• Work task:
Repeat every record below exactly as it appears.
--- Recorded information Enclosed Below ---
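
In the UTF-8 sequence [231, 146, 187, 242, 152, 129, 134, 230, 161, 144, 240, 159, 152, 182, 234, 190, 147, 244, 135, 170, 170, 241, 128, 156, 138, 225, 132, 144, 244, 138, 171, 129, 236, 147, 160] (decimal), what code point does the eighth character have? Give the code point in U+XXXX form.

U+1110

Offset 0: leading byte 0xE7 = 11100111 → 3-byte char #1 = E7 92 BB.
Offset 3: leading byte 0xF2 = 11110010 → 4-byte char #2 = F2 98 81 86.
Offset 7: leading byte 0xE6 = 11100110 → 3-byte char #3 = E6 A1 90.
Offset 10: leading byte 0xF0 = 11110000 → 4-byte char #4 = F0 9F 98 B6.
Offset 14: leading byte 0xEA = 11101010 → 3-byte char #5 = EA BE 93.
Offset 17: leading byte 0xF4 = 11110100 → 4-byte char #6 = F4 87 AA AA.
Offset 21: leading byte 0xF1 = 11110001 → 4-byte char #7 = F1 80 9C 8A.
Offset 25: leading byte 0xE1 = 11100001 → 3-byte char #8 = E1 84 90.
Leading byte 0xE1 = 11100001 matches 1110xxxx → 3-byte sequence.
Byte 1: 0xE1 = 11100001, payload 0001 (4 bits).
Byte 2: 0x84 = 10000100 (10xxxxxx ✓), payload 000100.
Byte 3: 0x90 = 10010000 (10xxxxxx ✓), payload 010000.
Concatenate: 0001000100010000 = 0x1110 (16 bits → U+1110).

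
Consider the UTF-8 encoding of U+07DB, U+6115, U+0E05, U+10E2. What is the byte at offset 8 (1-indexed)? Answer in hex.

0x85

1-indexed offset 8 is 0-indexed offset 7.
U+07DB → 2-byte form DF 9B at offsets 0–1.
U+6115 → 3-byte form E6 84 95 at offsets 2–4.
U+0E05 → 3-byte form E0 B8 85 at offsets 5–7.
Offset 7 falls in char 3's range; it's byte 3 of E0 B8 85 = 0x85.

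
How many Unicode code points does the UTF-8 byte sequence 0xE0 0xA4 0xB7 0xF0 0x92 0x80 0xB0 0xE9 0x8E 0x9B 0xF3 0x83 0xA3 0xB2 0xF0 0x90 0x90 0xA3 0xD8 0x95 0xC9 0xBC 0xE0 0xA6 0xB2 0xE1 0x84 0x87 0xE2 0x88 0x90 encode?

Byte at offset 0: 0xE0 = 11100000 → 3-byte char (#1). Advance 3.
Byte at offset 3: 0xF0 = 11110000 → 4-byte char (#2). Advance 4.
Byte at offset 7: 0xE9 = 11101001 → 3-byte char (#3). Advance 3.
Byte at offset 10: 0xF3 = 11110011 → 4-byte char (#4). Advance 4.
Byte at offset 14: 0xF0 = 11110000 → 4-byte char (#5). Advance 4.
Byte at offset 18: 0xD8 = 11011000 → 2-byte char (#6). Advance 2.
Byte at offset 20: 0xC9 = 11001001 → 2-byte char (#7). Advance 2.
Byte at offset 22: 0xE0 = 11100000 → 3-byte char (#8). Advance 3.
Byte at offset 25: 0xE1 = 11100001 → 3-byte char (#9). Advance 3.
Byte at offset 28: 0xE2 = 11100010 → 3-byte char (#10). Advance 3.
Reached end at offset 31 after 10 code points.

10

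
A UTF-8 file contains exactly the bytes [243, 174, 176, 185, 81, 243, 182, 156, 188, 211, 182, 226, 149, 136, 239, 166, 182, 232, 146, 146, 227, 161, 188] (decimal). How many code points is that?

Byte at offset 0: 0xF3 = 11110011 → 4-byte char (#1). Advance 4.
Byte at offset 4: 0x51 = 01010001 → 1-byte char (#2). Advance 1.
Byte at offset 5: 0xF3 = 11110011 → 4-byte char (#3). Advance 4.
Byte at offset 9: 0xD3 = 11010011 → 2-byte char (#4). Advance 2.
Byte at offset 11: 0xE2 = 11100010 → 3-byte char (#5). Advance 3.
Byte at offset 14: 0xEF = 11101111 → 3-byte char (#6). Advance 3.
Byte at offset 17: 0xE8 = 11101000 → 3-byte char (#7). Advance 3.
Byte at offset 20: 0xE3 = 11100011 → 3-byte char (#8). Advance 3.
Reached end at offset 23 after 8 code points.

8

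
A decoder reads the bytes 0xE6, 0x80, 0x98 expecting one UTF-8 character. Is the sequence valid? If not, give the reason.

Leading byte 0xE6 = 11100110 → 3-byte form.
Continuation bytes 0x80=10000000, 0x98=10011000 all match 10xxxxxx.
Decoded value 0x6018 is ≥ 0x800 (shortest form) and not a surrogate.

valid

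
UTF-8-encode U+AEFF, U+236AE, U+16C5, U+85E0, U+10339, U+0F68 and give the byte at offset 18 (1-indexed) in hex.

1-indexed offset 18 is 0-indexed offset 17.
U+AEFF → 3-byte form EA BB BF at offsets 0–2.
U+236AE → 4-byte form F0 A3 9A AE at offsets 3–6.
U+16C5 → 3-byte form E1 9B 85 at offsets 7–9.
U+85E0 → 3-byte form E8 97 A0 at offsets 10–12.
U+10339 → 4-byte form F0 90 8C B9 at offsets 13–16.
U+0F68 → 3-byte form E0 BD A8 at offsets 17–19.
Offset 17 falls in char 6's range; it's byte 1 of E0 BD A8 = 0xE0.

0xE0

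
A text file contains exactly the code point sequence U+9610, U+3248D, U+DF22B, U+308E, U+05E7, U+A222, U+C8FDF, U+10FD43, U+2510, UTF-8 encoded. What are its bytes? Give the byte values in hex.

U+9610: 3-byte form → E9 98 90.
U+3248D: 4-byte form → F0 B2 92 8D.
U+DF22B: 4-byte form → F3 9F 88 AB.
U+308E: 3-byte form → E3 82 8E.
U+05E7: 2-byte form → D7 A7.
U+A222: 3-byte form → EA 88 A2.
U+C8FDF: 4-byte form → F3 88 BF 9F.
U+10FD43: 4-byte form → F4 8F B5 83.
U+2510: 3-byte form → E2 94 90.
Concatenated (30 bytes): E9 98 90 F0 B2 92 8D F3 9F 88 AB E3 82 8E D7 A7 EA 88 A2 F3 88 BF 9F F4 8F B5 83 E2 94 90.

E9 98 90 F0 B2 92 8D F3 9F 88 AB E3 82 8E D7 A7 EA 88 A2 F3 88 BF 9F F4 8F B5 83 E2 94 90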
--- End of Enclosed Recorded information ---
• Your response:
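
In the UTF-8 sequence [231, 146, 187, 242, 152, 129, 134, 230, 161, 144, 240, 159, 152, 182, 234, 190, 147, 244, 135, 170, 170, 241, 128, 156, 138, 225, 132, 144, 244, 138, 171, 129, 236, 147, 160] (decimal), what code point does the eighth character have? Give the code point in U+XXXX form.

U+1110

Offset 0: leading byte 0xE7 = 11100111 → 3-byte char #1 = E7 92 BB.
Offset 3: leading byte 0xF2 = 11110010 → 4-byte char #2 = F2 98 81 86.
Offset 7: leading byte 0xE6 = 11100110 → 3-byte char #3 = E6 A1 90.
Offset 10: leading byte 0xF0 = 11110000 → 4-byte char #4 = F0 9F 98 B6.
Offset 14: leading byte 0xEA = 11101010 → 3-byte char #5 = EA BE 93.
Offset 17: leading byte 0xF4 = 11110100 → 4-byte char #6 = F4 87 AA AA.
Offset 21: leading byte 0xF1 = 11110001 → 4-byte char #7 = F1 80 9C 8A.
Offset 25: leading byte 0xE1 = 11100001 → 3-byte char #8 = E1 84 90.
Leading byte 0xE1 = 11100001 matches 1110xxxx → 3-byte sequence.
Byte 1: 0xE1 = 11100001, payload 0001 (4 bits).
Byte 2: 0x84 = 10000100 (10xxxxxx ✓), payload 000100.
Byte 3: 0x90 = 10010000 (10xxxxxx ✓), payload 010000.
Concatenate: 0001000100010000 = 0x1110 (16 bits → U+1110).

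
Consider the UTF-8 encoding of U+07DB, U+6115, U+0E05, U+10E2. What is the byte at offset 8 (1-indexed)? Answer in hex.

0x85

1-indexed offset 8 is 0-indexed offset 7.
U+07DB → 2-byte form DF 9B at offsets 0–1.
U+6115 → 3-byte form E6 84 95 at offsets 2–4.
U+0E05 → 3-byte form E0 B8 85 at offsets 5–7.
Offset 7 falls in char 3's range; it's byte 3 of E0 B8 85 = 0x85.

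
How many Unicode code points does the UTF-8 byte sequence 0xE0 0xA4 0xB7 0xF0 0x92 0x80 0xB0 0xE9 0x8E 0x9B 0xF3 0x83 0xA3 0xB2 0xF0 0x90 0x90 0xA3 0xD8 0x95 0xC9 0xBC 0xE0 0xA6 0xB2 0xE1 0x84 0x87 0xE2 0x88 0x90 encode?

Byte at offset 0: 0xE0 = 11100000 → 3-byte char (#1). Advance 3.
Byte at offset 3: 0xF0 = 11110000 → 4-byte char (#2). Advance 4.
Byte at offset 7: 0xE9 = 11101001 → 3-byte char (#3). Advance 3.
Byte at offset 10: 0xF3 = 11110011 → 4-byte char (#4). Advance 4.
Byte at offset 14: 0xF0 = 11110000 → 4-byte char (#5). Advance 4.
Byte at offset 18: 0xD8 = 11011000 → 2-byte char (#6). Advance 2.
Byte at offset 20: 0xC9 = 11001001 → 2-byte char (#7). Advance 2.
Byte at offset 22: 0xE0 = 11100000 → 3-byte char (#8). Advance 3.
Byte at offset 25: 0xE1 = 11100001 → 3-byte char (#9). Advance 3.
Byte at offset 28: 0xE2 = 11100010 → 3-byte char (#10). Advance 3.
Reached end at offset 31 after 10 code points.

10

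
A UTF-8 file contains exactly the bytes [243, 174, 176, 185, 81, 243, 182, 156, 188, 211, 182, 226, 149, 136, 239, 166, 182, 232, 146, 146, 227, 161, 188] (decimal). How many code points is that?

Byte at offset 0: 0xF3 = 11110011 → 4-byte char (#1). Advance 4.
Byte at offset 4: 0x51 = 01010001 → 1-byte char (#2). Advance 1.
Byte at offset 5: 0xF3 = 11110011 → 4-byte char (#3). Advance 4.
Byte at offset 9: 0xD3 = 11010011 → 2-byte char (#4). Advance 2.
Byte at offset 11: 0xE2 = 11100010 → 3-byte char (#5). Advance 3.
Byte at offset 14: 0xEF = 11101111 → 3-byte char (#6). Advance 3.
Byte at offset 17: 0xE8 = 11101000 → 3-byte char (#7). Advance 3.
Byte at offset 20: 0xE3 = 11100011 → 3-byte char (#8). Advance 3.
Reached end at offset 23 after 8 code points.

8

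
A decoder reads the bytes 0xE6, 0x80, 0x98 expecting one UTF-8 character. Is the sequence valid? If not, give the reason.

Leading byte 0xE6 = 11100110 → 3-byte form.
Continuation bytes 0x80=10000000, 0x98=10011000 all match 10xxxxxx.
Decoded value 0x6018 is ≥ 0x800 (shortest form) and not a surrogate.

valid

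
UTF-8-encode U+AEFF, U+236AE, U+16C5, U+85E0, U+10339, U+0F68 and give the byte at offset 18 (1-indexed) in hex.

1-indexed offset 18 is 0-indexed offset 17.
U+AEFF → 3-byte form EA BB BF at offsets 0–2.
U+236AE → 4-byte form F0 A3 9A AE at offsets 3–6.
U+16C5 → 3-byte form E1 9B 85 at offsets 7–9.
U+85E0 → 3-byte form E8 97 A0 at offsets 10–12.
U+10339 → 4-byte form F0 90 8C B9 at offsets 13–16.
U+0F68 → 3-byte form E0 BD A8 at offsets 17–19.
Offset 17 falls in char 6's range; it's byte 1 of E0 BD A8 = 0xE0.

0xE0

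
A text file contains exactly the code point sequence U+9610, U+3248D, U+DF22B, U+308E, U+05E7, U+A222, U+C8FDF, U+10FD43, U+2510, UTF-8 encoded. What are its bytes? Give the byte values in hex.

U+9610: 3-byte form → E9 98 90.
U+3248D: 4-byte form → F0 B2 92 8D.
U+DF22B: 4-byte form → F3 9F 88 AB.
U+308E: 3-byte form → E3 82 8E.
U+05E7: 2-byte form → D7 A7.
U+A222: 3-byte form → EA 88 A2.
U+C8FDF: 4-byte form → F3 88 BF 9F.
U+10FD43: 4-byte form → F4 8F B5 83.
U+2510: 3-byte form → E2 94 90.
Concatenated (30 bytes): E9 98 90 F0 B2 92 8D F3 9F 88 AB E3 82 8E D7 A7 EA 88 A2 F3 88 BF 9F F4 8F B5 83 E2 94 90.

E9 98 90 F0 B2 92 8D F3 9F 88 AB E3 82 8E D7 A7 EA 88 A2 F3 88 BF 9F F4 8F B5 83 E2 94 90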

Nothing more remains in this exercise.